* **TASK DETAILS**
Give the count of lines in the entries that include "immediately", and write nothing besides it.
(RECORDS SHOWN Opens)
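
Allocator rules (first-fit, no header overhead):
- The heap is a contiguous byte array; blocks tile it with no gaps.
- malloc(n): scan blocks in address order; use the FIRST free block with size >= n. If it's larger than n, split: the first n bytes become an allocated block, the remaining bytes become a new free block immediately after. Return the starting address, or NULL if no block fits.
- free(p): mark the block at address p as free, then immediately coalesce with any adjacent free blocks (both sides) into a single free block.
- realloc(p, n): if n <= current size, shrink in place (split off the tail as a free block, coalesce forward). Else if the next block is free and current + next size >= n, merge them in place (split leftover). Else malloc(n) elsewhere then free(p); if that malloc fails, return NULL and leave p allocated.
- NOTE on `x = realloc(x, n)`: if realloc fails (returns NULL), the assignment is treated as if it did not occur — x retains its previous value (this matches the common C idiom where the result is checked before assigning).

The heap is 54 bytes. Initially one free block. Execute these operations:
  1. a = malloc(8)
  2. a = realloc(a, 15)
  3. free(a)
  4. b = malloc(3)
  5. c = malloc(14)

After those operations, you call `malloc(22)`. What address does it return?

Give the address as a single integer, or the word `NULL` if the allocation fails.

Op 1: a = malloc(8) -> a = 0; heap: [0-7 ALLOC][8-53 FREE]
Op 2: a = realloc(a, 15) -> a = 0; heap: [0-14 ALLOC][15-53 FREE]
Op 3: free(a) -> (freed a); heap: [0-53 FREE]
Op 4: b = malloc(3) -> b = 0; heap: [0-2 ALLOC][3-53 FREE]
Op 5: c = malloc(14) -> c = 3; heap: [0-2 ALLOC][3-16 ALLOC][17-53 FREE]
malloc(22): first-fit scan over [0-2 ALLOC][3-16 ALLOC][17-53 FREE] -> 17

Answer: 17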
(RECORDS SHOWN Closes)
* **RESULT FOR THIS EXERCISE**
2